• [Task item] Lines before the one containing "A patient's skin with" are left out; that line and all after it, through the end of the records, must be transcribed exactly.

(Collected data)
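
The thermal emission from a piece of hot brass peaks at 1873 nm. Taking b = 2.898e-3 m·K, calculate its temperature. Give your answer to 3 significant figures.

Wien's law gives T = b/λ_max = (2.898×10⁻³ m·K)/(1.873×10⁻⁶ m) = 1.55×10³ K.

T ≈ 1.55×10³ K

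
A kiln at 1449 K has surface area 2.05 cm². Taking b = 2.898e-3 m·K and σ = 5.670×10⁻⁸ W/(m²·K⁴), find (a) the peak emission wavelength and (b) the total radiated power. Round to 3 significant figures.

λ_max ≈ 2.00 μm; P ≈ 51.2 W

(a) λ_max = b/T = 2.898×10⁻³/1449 = 2.000×10⁻⁶ m = 2.00 μm.
Area A = 2.05 cm² = 2.05×10⁻⁴ m².
(b) P = σAT⁴ = 5.670×10⁻⁸×2.05×10⁻⁴×(1449)⁴ = 51.2 W.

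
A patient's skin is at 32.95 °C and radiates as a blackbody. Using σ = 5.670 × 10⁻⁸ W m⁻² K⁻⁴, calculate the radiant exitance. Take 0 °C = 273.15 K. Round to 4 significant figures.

T = 32.95 °C + 273.15 = 306.10 K.
Stefan–Boltzmann: I = σT⁴ = 5.670×10⁻⁸ × (306.10)⁴ = 497.8 W/m².

I ≈ 497.8 W/m²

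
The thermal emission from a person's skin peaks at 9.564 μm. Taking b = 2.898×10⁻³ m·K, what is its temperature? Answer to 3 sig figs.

T ≈ 303 K

Wien's law gives T = b/λ_max = (2.898×10⁻³ m·K)/(9.564×10⁻⁶ m) = 303 K.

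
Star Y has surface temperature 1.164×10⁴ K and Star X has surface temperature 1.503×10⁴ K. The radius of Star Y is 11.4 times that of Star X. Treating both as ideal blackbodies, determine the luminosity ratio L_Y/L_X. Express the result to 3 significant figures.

L ∝ R²T⁴, so L_Y/L_X = (R_Y/R_X)²(T_Y/T_X)⁴ = (11.4)² × (1.164×10⁴/1.503×10⁴)⁴ = 129.96 × 0.359729 = 46.8.

L_Y/L_X ≈ 46.8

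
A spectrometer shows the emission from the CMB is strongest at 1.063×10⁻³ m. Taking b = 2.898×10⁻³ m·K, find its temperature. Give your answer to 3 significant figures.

Wien's law gives T = b/λ_max = (2.898×10⁻³ m·K)/(1.063×10⁻³ m) = 2.73 K.

T ≈ 2.73 K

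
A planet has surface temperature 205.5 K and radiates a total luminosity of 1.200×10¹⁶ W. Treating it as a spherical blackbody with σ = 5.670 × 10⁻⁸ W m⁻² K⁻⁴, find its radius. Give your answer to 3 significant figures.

L = 4πR²σT⁴ ⇒ R = √(L/(4πσT⁴)).
σT⁴ = 101.118 W/m², so R = √(1.200×10¹⁶/(4π×101.118)) = 3.07×10⁶ m.

R ≈ 3.07×10⁶ m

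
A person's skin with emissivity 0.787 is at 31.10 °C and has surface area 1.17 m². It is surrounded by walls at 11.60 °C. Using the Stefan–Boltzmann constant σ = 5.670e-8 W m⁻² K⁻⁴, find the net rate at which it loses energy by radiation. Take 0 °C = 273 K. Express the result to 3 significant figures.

T = 31.10 °C + 273 = 304.10 K.
Surroundings: T = 11.60 °C + 273 = 284.60 K.
Area A = 1.17 m².
Net radiated power P_net = εσA(T⁴ − T₀⁴) = 0.787×5.670×10⁻⁸×1.17×(304.10⁴ − 284.60⁴).
T⁴ − T₀⁴ = 8.55196×10⁹ − 6.56054×10⁹ = 1.99142×10⁹ K⁴, so P_net = 104 W.

Net loss ≈ 104 W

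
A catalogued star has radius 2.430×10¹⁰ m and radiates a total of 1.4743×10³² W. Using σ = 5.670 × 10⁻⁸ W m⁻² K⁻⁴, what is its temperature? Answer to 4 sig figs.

Surface area A = 4πR² = 4π(2.430×10¹⁰ m)² = 7.42032×10²¹ m².
P = σAT⁴ ⇒ T = (P/(σA))^(1/4) = (1.4743×10³²/(5.670×10⁻⁸×7.42032×10²¹))^(1/4) = 2.433×10⁴ K.

T ≈ 2.433×10⁴ K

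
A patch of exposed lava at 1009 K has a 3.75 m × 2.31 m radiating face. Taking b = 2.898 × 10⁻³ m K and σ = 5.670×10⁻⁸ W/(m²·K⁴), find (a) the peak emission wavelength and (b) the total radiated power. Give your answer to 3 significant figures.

(a) λ_max = b/T = 2.898×10⁻³/1009 = 2.872×10⁻⁶ m = 2.87×10³ nm.
Area A = 3.75 × 2.31 = 8.6625 m².
(b) P = σAT⁴ = 5.670×10⁻⁸×8.6625×(1009)⁴ = 5.09×10⁵ W.

λ_max ≈ 2.87×10³ nm; P ≈ 5.09×10⁵ W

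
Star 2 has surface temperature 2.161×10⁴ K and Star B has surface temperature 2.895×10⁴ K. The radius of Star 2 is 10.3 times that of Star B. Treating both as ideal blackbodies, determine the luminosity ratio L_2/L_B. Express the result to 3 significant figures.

L_2/L_B ≈ 32.9

L ∝ R²T⁴, so L_2/L_B = (R_2/R_B)²(T_2/T_B)⁴ = (10.3)² × (2.161×10⁴/2.895×10⁴)⁴ = 106.09 × 0.310474 = 32.9.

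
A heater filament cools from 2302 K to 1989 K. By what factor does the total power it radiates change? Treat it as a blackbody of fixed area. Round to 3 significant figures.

P₂/P₁ ≈ 0.557

P ∝ T⁴, so P₂/P₁ = (T₂/T₁)⁴ = (1989/2302)⁴ = (0.864031)⁴ = 0.557.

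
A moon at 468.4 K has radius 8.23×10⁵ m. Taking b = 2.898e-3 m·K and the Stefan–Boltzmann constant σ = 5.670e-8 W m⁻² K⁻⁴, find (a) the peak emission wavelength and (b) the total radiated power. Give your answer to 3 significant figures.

λ_max ≈ 6.19 μm; P ≈ 2.32×10¹⁶ W

(a) λ_max = b/T = 2.898×10⁻³/468.4 = 6.187×10⁻⁶ m = 6.19 μm.
Surface area A = 4πR² = 4π(8.23×10⁵ m)² = 8.51157×10¹² m².
(b) P = σAT⁴ = 5.670×10⁻⁸×8.51157×10¹²×(468.4)⁴ = 2.32×10¹⁶ W.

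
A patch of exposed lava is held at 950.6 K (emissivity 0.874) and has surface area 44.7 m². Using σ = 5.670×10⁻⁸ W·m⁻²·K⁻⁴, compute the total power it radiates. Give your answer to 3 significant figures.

P ≈ 1.81×10⁶ W

Area A = 44.7 m².
P = εσAT⁴ = 0.874 × 5.670×10⁻⁸ × 44.7 × (950.6)⁴ = 1.81×10⁶ W.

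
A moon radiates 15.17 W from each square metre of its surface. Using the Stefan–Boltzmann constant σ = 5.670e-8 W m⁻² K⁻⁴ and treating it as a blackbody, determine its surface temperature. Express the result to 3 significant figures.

T ≈ 128 K

I = σT⁴, so T = (I/σ)^(1/4) = (15.17/(5.670×10⁻⁸))^(1/4) = 128 K.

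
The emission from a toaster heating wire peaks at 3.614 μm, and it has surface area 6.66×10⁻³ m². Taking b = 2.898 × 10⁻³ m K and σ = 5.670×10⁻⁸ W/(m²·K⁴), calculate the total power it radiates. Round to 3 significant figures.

P ≈ 156 W

Wien's law: T = b/λ_max = 2.898×10⁻³/3.614×10⁻⁶ = 801.882 K.
Area A = 6.66×10⁻³ m².
Then P = σAT⁴ = 5.670×10⁻⁸×6.66×10⁻³×(801.882)⁴ = 156 W.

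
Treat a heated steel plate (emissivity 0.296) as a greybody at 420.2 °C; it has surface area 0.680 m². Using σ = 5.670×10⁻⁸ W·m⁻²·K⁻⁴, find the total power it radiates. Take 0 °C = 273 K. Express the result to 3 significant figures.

T = 420.2 °C + 273 = 693.2 K.
Area A = 0.680 m².
P = εσAT⁴ = 0.296 × 5.670×10⁻⁸ × 0.680 × (693.2)⁴ = 2.64×10³ W.

P ≈ 2.64×10³ W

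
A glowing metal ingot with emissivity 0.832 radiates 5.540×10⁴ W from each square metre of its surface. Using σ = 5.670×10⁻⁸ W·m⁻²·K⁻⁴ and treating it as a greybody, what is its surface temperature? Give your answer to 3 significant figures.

T ≈ 1.04×10³ K

I = εσT⁴, so T = (I/εσ)^(1/4) = (5.540×10⁴/(0.832×5.670×10⁻⁸))^(1/4) = 1.04×10³ K.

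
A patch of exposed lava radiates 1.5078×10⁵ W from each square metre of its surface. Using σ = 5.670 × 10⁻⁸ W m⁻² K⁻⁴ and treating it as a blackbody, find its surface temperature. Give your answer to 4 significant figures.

T ≈ 1277 K

I = σT⁴, so T = (I/σ)^(1/4) = (1.5078×10⁵/(5.670×10⁻⁸))^(1/4) = 1277 K.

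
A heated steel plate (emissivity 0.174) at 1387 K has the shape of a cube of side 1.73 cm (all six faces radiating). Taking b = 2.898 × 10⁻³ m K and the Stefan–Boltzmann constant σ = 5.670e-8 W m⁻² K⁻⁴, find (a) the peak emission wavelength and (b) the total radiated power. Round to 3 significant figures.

λ_max ≈ 2.09 μm; P ≈ 65.6 W

(a) λ_max = b/T = 2.898×10⁻³/1387 = 2.089×10⁻⁶ m = 2.09 μm.
Area A = 6s² = 6×(0.0173 m)² = 1.79574×10⁻³ m².
(b) P = εσAT⁴ = 0.174×5.670×10⁻⁸×1.79574×10⁻³×(1387)⁴ = 65.6 W.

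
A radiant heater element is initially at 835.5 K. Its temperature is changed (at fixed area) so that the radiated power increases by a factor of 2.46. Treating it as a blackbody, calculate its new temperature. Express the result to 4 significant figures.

P ∝ T⁴, so T₂/T₁ = (P₂/P₁)^(1/4) = (2.46)^(1/4) = 1.25237.
T₂ = 835.5 × 1.25237 = 1046 K.

T₂ ≈ 1046 K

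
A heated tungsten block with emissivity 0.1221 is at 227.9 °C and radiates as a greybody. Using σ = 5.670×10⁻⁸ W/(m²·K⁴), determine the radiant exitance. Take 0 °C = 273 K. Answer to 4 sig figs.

I ≈ 435.8 W/m²

T = 227.9 °C + 273 = 500.9 K.
Stefan–Boltzmann: I = εσT⁴ = 0.1221 × 5.670×10⁻⁸ × (500.9)⁴ = 435.8 W/m².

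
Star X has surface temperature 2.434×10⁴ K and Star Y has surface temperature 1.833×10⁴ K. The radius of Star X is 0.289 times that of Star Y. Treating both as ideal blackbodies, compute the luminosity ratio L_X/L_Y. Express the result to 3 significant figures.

L_X/L_Y ≈ 0.260

L ∝ R²T⁴, so L_X/L_Y = (R_X/R_Y)²(T_X/T_Y)⁴ = (0.289)² × (2.434×10⁴/1.833×10⁴)⁴ = 0.083521 × 3.10908 = 0.260.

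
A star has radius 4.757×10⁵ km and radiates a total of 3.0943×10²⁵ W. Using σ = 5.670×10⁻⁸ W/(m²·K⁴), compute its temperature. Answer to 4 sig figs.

T ≈ 3722 K

Surface area A = 4πR² = 4π(4.757×10⁸ m)² = 2.84365×10¹⁸ m².
P = σAT⁴ ⇒ T = (P/(σA))^(1/4) = (3.0943×10²⁵/(5.670×10⁻⁸×2.84365×10¹⁸))^(1/4) = 3722 K.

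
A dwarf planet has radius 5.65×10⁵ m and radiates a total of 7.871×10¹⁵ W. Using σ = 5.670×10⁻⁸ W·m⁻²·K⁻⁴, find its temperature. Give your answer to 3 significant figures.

T ≈ 431 K

Surface area A = 4πR² = 4π(5.65×10⁵ m)² = 4.01150×10¹² m².
P = σAT⁴ ⇒ T = (P/(σA))^(1/4) = (7.871×10¹⁵/(5.670×10⁻⁸×4.01150×10¹²))^(1/4) = 431 K.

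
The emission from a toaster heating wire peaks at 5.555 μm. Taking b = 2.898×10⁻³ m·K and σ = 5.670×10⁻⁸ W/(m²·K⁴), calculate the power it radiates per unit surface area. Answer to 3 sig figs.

Wien's law: T = b/λ_max = 2.898×10⁻³/5.555×10⁻⁶ = 521.692 K.
Then I = σT⁴ = 5.670×10⁻⁸×(521.692)⁴ = 4.20×10³ W/m².

I ≈ 4.20×10³ W/m²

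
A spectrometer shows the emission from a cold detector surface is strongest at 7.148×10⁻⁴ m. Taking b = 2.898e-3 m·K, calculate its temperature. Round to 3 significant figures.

Wien's law gives T = b/λ_max = (2.898×10⁻³ m·K)/(7.148×10⁻⁴ m) = 4.05 K.

T ≈ 4.05 K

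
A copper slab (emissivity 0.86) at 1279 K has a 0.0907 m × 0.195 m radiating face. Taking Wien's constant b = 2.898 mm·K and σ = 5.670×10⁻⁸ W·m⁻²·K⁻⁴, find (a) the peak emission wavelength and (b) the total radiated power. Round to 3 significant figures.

λ_max ≈ 2.27×10³ nm; P ≈ 2.31×10³ W

(a) λ_max = b/T = 2.898×10⁻³/1279 = 2.266×10⁻⁶ m = 2.27×10³ nm.
Area A = 0.0907 × 0.195 = 0.0176865 m².
(b) P = εσAT⁴ = 0.86×5.670×10⁻⁸×0.0176865×(1279)⁴ = 2.31×10³ W.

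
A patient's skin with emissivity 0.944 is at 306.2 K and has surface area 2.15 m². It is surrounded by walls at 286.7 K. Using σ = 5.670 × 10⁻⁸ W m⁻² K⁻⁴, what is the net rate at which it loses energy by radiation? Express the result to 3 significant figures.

Area A = 2.15 m².
Net radiated power P_net = εσA(T⁴ − T₀⁴) = 0.944×5.670×10⁻⁸×2.15×(306.2⁴ − 286.7⁴).
T⁴ − T₀⁴ = 8.79065×10⁹ − 6.75633×10⁹ = 2.03432×10⁹ K⁴, so P_net = 234 W.

Net loss ≈ 234 W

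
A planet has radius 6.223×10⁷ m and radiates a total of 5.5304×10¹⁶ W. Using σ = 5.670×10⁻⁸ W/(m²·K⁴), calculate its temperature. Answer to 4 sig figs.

Surface area A = 4πR² = 4π(6.223×10⁷ m)² = 4.86642×10¹⁶ m².
P = σAT⁴ ⇒ T = (P/(σA))^(1/4) = (5.5304×10¹⁶/(5.670×10⁻⁸×4.86642×10¹⁶))^(1/4) = 66.91 K.

T ≈ 66.91 K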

• [Your solution]
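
A patient's skin with emissivity 0.944 is at 306.2 K and has surface area 2.15 m². It is surrounded by walls at 286.7 K. Using σ = 5.670 × 10⁻⁸ W m⁻² K⁻⁴, what is the net rate at which it loses energy by radiation? Express the result to 3 significant figures.

Area A = 2.15 m².
Net radiated power P_net = εσA(T⁴ − T₀⁴) = 0.944×5.670×10⁻⁸×2.15×(306.2⁴ − 286.7⁴).
T⁴ − T₀⁴ = 8.79065×10⁹ − 6.75633×10⁹ = 2.03432×10⁹ K⁴, so P_net = 234 W.

Net loss ≈ 234 W

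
A planet has radius 6.223×10⁷ m and radiates a total of 5.5304×10¹⁶ W. Using σ = 5.670×10⁻⁸ W/(m²·K⁴), calculate its temperature. Answer to 4 sig figs.

Surface area A = 4πR² = 4π(6.223×10⁷ m)² = 4.86642×10¹⁶ m².
P = σAT⁴ ⇒ T = (P/(σA))^(1/4) = (5.5304×10¹⁶/(5.670×10⁻⁸×4.86642×10¹⁶))^(1/4) = 66.91 K.

T ≈ 66.91 K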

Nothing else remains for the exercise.